About this exercise
Please reproduce all of the lines below, word for word and in full.

═══

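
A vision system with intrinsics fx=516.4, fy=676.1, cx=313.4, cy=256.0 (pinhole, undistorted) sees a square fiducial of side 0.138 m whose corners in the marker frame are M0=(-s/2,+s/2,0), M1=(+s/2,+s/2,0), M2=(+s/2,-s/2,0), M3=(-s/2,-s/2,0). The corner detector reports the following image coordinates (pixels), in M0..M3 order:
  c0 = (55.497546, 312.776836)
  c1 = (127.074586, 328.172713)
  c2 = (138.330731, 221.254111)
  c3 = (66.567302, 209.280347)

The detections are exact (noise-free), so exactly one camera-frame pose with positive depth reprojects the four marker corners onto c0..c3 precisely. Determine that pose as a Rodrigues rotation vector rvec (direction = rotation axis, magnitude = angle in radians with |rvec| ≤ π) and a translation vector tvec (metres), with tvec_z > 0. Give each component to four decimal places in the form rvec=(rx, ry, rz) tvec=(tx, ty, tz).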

═══

Output of the task
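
A vision system with intrinsics fx=516.4, fy=676.1, cx=313.4, cy=256.0 (pinhole, undistorted) sees a square fiducial of side 0.138 m whose corners in the marker frame are M0=(-s/2,+s/2,0), M1=(+s/2,+s/2,0), M2=(+s/2,-s/2,0), M3=(-s/2,-s/2,0). The corner detector reports the following image coordinates (pixels), in M0..M3 order:
  c0 = (55.497546, 312.776836)
  c1 = (127.074586, 328.172713)
  c2 = (138.330731, 221.254111)
  c3 = (66.567302, 209.280347)

The detections are exact (noise-free), so exactly one camera-frame pose with positive depth reprojects the four marker corners onto c0..c3 precisely. Determine that pose as a Rodrigues rotation vector rvec (direction = rotation axis, magnitude = angle in radians with |rvec| ≤ π) and a translation vector tvec (metres), with tvec_z > 0. Give each component to four decimal places in the form rvec=(rx, ry, rz) tvec=(tx, ty, tz).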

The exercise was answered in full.